Each record is to be copied exactly as written.

Collected data:
━━━━━━━━

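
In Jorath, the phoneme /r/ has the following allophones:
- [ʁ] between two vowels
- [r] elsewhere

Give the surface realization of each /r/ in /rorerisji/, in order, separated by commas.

[r], [ʁ], [ʁ]

Occurrence 1 (position 1): no conditioning environment matches → elsewhere allophone [r].
Occurrence 2 (position 3): between two vowels → [ʁ].
Occurrence 3 (position 5): between two vowels → [ʁ].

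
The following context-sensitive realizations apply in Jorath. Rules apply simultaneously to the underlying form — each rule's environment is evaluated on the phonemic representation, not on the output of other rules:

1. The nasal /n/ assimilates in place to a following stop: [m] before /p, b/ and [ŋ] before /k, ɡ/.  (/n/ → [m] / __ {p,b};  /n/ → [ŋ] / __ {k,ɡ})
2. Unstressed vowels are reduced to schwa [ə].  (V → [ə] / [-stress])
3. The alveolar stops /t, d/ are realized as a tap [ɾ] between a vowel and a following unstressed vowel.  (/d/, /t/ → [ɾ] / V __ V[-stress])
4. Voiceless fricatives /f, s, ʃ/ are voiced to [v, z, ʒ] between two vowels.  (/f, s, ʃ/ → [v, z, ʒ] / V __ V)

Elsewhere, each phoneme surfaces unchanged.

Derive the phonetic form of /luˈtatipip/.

[ləˈtaɾəpəp]

/u/ meets the environment for rule 2 (in an unstressed syllable) → [ə].
/t/ (between /u/ and /a/) is in the target of rule 3 but the environment (between a vowel and a following unstressed vowel) is not met → [t].
/a/ (between /t/ and /t/) fails the environment for rule 2, so it stays [a].
Rule 3 applies to /t/ (between /a/ and /i/: between a vowel and a following unstressed vowel) → [ɾ].
/i/ — between /t/ and /p/, in an unstressed syllable — surfaces as [ə] (rule 2).
/i/ meets the environment for rule 2 (in an unstressed syllable) → [ə].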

━━━━━━━━

**ANSWER SECTION:**
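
In Jorath, the phoneme /r/ has the following allophones:
- [ʁ] between two vowels
- [r] elsewhere

Give the surface realization of each /r/ in /rorerisji/, in order, separated by commas.

[r], [ʁ], [ʁ]

Occurrence 1 (position 1): no conditioning environment matches → elsewhere allophone [r].
Occurrence 2 (position 3): between two vowels → [ʁ].
Occurrence 3 (position 5): between two vowels → [ʁ].

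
The following context-sensitive realizations apply in Jorath. Rules apply simultaneously to the underlying form — each rule's environment is evaluated on the phonemic representation, not on the output of other rules:

1. The nasal /n/ assimilates in place to a following stop: [m] before /p, b/ and [ŋ] before /k, ɡ/.  (/n/ → [m] / __ {p,b};  /n/ → [ŋ] / __ {k,ɡ})
2. Unstressed vowels are reduced to schwa [ə].  (V → [ə] / [-stress])
3. The alveolar stops /t, d/ are realized as a tap [ɾ] between a vowel and a following unstressed vowel.  (/d/, /t/ → [ɾ] / V __ V[-stress])
4. Voiceless fricatives /f, s, ʃ/ are voiced to [v, z, ʒ] between two vowels.  (/f, s, ʃ/ → [v, z, ʒ] / V __ V)

Elsewhere, each phoneme surfaces unchanged.

Derive the phonetic form of /luˈtatipip/.

[ləˈtaɾəpəp]

/u/ meets the environment for rule 2 (in an unstressed syllable) → [ə].
/t/ (between /u/ and /a/) is in the target of rule 3 but the environment (between a vowel and a following unstressed vowel) is not met → [t].
/a/ (between /t/ and /t/) fails the environment for rule 2, so it stays [a].
Rule 3 applies to /t/ (between /a/ and /i/: between a vowel and a following unstressed vowel) → [ɾ].
/i/ — between /t/ and /p/, in an unstressed syllable — surfaces as [ə] (rule 2).
/i/ meets the environment for rule 2 (in an unstressed syllable) → [ə].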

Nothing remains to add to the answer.